> WHAT YOU ARE ASKED TO DO: Some lines of the records below include the word "follows". Report how many, and write nothing besides the number.
### DATA FOR ANALYSIS
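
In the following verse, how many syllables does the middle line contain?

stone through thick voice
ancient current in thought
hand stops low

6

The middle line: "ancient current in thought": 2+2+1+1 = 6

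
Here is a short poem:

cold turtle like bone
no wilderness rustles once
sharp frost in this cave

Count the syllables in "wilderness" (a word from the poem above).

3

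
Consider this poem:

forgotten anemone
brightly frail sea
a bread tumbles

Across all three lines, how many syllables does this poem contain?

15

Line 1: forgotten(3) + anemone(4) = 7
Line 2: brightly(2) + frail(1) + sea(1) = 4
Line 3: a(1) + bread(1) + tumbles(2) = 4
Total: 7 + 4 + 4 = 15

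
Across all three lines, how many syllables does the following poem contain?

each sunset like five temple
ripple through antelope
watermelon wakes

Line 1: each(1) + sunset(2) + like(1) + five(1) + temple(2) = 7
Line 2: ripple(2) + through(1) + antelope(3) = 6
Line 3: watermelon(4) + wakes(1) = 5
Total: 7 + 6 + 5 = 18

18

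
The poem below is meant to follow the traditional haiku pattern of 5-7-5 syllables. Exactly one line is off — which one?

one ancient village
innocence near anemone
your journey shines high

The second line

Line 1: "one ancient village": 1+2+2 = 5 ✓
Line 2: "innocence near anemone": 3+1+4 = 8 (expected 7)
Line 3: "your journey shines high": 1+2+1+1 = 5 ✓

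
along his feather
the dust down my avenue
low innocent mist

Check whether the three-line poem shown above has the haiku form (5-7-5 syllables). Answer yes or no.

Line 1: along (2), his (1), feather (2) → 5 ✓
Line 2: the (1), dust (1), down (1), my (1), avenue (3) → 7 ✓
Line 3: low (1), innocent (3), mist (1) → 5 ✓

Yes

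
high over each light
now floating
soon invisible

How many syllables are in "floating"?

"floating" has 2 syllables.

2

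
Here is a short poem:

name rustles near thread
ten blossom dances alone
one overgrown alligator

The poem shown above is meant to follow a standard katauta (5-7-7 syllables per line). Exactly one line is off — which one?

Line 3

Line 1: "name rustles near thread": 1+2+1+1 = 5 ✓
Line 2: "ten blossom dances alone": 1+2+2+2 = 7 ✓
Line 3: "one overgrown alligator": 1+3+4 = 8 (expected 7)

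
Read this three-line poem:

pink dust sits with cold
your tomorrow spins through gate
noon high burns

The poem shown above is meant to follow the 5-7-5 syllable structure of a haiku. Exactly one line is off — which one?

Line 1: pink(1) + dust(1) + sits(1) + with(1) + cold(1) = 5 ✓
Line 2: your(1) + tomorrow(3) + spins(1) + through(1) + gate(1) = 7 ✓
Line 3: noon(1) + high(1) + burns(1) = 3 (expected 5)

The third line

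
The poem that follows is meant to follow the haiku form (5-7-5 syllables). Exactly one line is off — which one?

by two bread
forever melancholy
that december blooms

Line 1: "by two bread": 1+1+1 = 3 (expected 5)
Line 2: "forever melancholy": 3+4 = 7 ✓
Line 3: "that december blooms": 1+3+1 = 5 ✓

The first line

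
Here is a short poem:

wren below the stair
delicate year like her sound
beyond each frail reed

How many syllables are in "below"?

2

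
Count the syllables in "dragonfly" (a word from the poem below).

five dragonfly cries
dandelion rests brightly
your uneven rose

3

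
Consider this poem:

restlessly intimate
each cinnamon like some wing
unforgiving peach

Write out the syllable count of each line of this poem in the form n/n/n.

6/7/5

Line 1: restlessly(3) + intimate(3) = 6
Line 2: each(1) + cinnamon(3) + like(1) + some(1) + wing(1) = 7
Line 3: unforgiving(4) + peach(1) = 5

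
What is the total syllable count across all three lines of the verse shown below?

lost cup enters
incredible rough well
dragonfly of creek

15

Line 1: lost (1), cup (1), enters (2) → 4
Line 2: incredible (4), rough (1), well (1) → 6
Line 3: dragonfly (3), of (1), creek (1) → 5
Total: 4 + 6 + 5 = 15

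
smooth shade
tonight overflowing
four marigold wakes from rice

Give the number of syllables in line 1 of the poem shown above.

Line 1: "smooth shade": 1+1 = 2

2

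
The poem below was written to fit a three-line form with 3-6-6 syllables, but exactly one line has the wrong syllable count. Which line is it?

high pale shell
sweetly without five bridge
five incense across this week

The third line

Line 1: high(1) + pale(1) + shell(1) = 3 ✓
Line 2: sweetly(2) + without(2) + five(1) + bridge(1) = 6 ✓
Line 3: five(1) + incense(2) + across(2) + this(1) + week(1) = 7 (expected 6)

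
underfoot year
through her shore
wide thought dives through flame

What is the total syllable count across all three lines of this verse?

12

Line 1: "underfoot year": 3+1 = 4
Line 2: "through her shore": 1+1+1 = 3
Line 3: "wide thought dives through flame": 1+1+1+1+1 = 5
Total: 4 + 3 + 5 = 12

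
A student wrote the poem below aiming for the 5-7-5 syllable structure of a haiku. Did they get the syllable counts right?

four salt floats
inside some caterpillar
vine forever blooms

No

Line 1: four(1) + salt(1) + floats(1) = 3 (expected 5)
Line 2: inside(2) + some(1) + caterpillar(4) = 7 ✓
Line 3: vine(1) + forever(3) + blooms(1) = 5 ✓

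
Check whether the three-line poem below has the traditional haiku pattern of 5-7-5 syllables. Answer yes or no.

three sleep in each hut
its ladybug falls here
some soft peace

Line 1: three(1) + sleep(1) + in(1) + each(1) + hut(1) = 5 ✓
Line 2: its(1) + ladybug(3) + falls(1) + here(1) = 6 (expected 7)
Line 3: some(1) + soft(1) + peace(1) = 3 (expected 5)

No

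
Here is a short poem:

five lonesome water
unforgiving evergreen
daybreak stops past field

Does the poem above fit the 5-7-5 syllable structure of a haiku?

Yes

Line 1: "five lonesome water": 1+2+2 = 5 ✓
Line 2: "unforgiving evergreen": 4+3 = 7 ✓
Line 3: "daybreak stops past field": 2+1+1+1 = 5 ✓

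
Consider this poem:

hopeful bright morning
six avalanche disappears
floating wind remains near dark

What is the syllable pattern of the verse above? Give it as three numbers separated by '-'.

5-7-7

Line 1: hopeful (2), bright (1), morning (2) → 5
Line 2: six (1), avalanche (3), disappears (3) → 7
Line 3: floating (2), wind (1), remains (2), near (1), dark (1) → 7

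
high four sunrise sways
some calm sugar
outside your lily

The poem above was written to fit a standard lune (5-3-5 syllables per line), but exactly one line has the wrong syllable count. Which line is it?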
######
### DATA FOR ANALYSIS
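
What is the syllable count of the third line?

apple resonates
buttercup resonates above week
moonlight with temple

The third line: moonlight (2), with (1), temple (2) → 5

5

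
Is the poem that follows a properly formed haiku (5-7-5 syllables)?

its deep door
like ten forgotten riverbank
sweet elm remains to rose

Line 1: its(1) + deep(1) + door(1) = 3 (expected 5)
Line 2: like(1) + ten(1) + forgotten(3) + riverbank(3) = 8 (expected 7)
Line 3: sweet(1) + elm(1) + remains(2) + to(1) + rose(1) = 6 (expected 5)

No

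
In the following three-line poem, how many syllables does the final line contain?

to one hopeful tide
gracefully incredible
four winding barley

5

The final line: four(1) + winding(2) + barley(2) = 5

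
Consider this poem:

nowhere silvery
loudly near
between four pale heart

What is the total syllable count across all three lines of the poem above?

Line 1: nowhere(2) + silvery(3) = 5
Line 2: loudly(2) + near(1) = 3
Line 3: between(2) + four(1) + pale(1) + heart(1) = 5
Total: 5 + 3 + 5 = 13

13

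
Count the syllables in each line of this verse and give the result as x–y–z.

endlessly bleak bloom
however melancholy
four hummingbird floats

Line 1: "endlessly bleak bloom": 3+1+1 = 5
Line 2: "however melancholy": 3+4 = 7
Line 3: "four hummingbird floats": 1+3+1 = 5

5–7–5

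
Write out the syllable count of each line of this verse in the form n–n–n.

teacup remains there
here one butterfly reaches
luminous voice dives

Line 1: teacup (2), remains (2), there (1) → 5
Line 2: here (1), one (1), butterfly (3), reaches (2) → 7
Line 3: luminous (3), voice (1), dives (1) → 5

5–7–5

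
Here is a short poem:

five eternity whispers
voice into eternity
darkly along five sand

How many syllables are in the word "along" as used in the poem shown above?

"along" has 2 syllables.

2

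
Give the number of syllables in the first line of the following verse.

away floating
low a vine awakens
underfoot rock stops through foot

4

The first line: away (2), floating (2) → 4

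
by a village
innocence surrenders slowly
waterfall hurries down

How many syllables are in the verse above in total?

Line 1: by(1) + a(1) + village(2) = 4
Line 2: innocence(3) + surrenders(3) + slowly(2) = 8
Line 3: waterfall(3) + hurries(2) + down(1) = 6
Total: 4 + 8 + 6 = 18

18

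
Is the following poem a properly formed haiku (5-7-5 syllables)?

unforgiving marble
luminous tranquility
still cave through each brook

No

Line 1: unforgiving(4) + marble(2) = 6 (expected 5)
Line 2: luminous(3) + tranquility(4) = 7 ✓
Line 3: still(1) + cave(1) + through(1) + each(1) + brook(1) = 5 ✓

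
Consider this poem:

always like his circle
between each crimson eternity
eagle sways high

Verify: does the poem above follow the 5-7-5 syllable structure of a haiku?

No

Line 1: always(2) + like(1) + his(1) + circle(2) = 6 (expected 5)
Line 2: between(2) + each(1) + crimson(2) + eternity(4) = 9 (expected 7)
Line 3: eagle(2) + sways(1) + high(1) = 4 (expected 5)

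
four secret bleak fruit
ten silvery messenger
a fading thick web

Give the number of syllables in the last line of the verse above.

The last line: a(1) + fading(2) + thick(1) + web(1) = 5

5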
######
### DATA FOR ANALYSIS
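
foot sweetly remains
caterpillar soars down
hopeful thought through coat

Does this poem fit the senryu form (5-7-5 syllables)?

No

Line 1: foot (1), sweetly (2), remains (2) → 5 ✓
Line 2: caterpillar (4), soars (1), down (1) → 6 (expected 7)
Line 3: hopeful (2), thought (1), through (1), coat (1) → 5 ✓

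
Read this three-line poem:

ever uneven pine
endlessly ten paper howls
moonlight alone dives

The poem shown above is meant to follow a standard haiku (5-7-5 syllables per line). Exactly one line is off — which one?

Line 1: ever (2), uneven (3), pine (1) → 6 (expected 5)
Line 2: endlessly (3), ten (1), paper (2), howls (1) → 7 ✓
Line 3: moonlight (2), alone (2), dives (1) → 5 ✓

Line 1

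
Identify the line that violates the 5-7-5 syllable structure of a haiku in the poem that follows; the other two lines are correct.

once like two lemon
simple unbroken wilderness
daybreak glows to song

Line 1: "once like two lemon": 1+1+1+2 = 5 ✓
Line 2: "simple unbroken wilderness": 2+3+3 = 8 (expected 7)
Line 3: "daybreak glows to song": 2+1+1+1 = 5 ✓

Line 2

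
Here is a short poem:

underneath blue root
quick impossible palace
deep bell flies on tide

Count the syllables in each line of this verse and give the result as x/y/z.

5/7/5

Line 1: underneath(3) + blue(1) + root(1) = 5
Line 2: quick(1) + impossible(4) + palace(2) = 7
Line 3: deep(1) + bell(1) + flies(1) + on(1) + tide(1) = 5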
######
> WRITTEN RESPONSE: 3